** Opening Excerpted data block **
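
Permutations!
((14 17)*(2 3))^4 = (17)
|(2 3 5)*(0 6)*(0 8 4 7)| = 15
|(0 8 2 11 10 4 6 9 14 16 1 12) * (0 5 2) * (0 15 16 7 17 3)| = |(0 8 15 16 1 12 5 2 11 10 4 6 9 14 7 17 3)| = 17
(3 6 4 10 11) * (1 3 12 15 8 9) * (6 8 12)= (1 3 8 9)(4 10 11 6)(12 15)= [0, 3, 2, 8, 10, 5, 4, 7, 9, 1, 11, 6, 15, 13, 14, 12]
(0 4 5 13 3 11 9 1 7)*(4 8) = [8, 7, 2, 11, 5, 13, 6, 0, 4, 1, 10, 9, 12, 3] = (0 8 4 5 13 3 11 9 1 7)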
** Closing Excerpted data block **
** Opening Excerpted data block **
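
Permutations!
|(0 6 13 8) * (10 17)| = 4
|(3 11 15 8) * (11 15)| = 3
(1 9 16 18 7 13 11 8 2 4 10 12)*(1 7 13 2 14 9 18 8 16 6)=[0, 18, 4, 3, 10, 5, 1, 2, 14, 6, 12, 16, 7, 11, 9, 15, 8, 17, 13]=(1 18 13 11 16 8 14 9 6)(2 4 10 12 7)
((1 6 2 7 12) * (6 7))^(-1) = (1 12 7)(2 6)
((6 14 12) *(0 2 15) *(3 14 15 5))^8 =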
** Closing Excerpted data block **
**What needs to be done**
Retype only this portion of the data above: the line containing "17 3)| = 17", the line containing "(0 4 5 13 3", and all lines between them, exactly.

**Expected answer**
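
|(0 8 2 11 10 4 6 9 14 16 1 12) * (0 5 2) * (0 15 16 7 17 3)| = |(0 8 15 16 1 12 5 2 11 10 4 6 9 14 7 17 3)| = 17
(3 6 4 10 11) * (1 3 12 15 8 9) * (6 8 12)= (1 3 8 9)(4 10 11 6)(12 15)= [0, 3, 2, 8, 10, 5, 4, 7, 9, 1, 11, 6, 15, 13, 14, 12]
(0 4 5 13 3 11 9 1 7)*(4 8) = [8, 7, 2, 11, 5, 13, 6, 0, 4, 1, 10, 9, 12, 3] = (0 8 4 5 13 3 11 9 1 7)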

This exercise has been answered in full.